WHAT IS BEING ASKED:
In the entries that follow, copy exactly each line from the first through the line with "Assume the outgroup".

EXERCISE DATA:
──────
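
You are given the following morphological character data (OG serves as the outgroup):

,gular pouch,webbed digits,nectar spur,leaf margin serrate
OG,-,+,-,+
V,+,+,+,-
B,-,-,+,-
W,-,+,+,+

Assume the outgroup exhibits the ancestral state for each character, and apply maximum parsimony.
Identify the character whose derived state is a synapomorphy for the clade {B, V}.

leaf margin serrate

Character polarity is set by the outgroup: the derived state is whichever differs from the outgroup's state, so for webbed digits, leaf margin serrate the derived state is '-', and for the remaining characters it is '+'.
gular pouch (derived state '+') is unique to V (autapomorphy; uninformative for grouping).
webbed digits (derived state '-') is unique to B (autapomorphy; uninformative for grouping).
nectar spur (derived state '+') is shared by all ingroup taxa — unites the whole ingroup.
Only B and V show the derived state '-' for leaf margin serrate, supporting them as a clade.
Most parsimonious ingroup topology: ((V,B),W).
The clade {B, V} is supported by leaf margin serrate: its derived state '-' occurs in exactly those taxa and in no other taxon (including the outgroup).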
──────
SOLUTION FOR THIS EXERCISE:
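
You are given the following morphological character data (OG serves as the outgroup):

,gular pouch,webbed digits,nectar spur,leaf margin serrate
OG,-,+,-,+
V,+,+,+,-
B,-,-,+,-
W,-,+,+,+

Assume the outgroup exhibits the ancestral state for each character, and apply maximum parsimony.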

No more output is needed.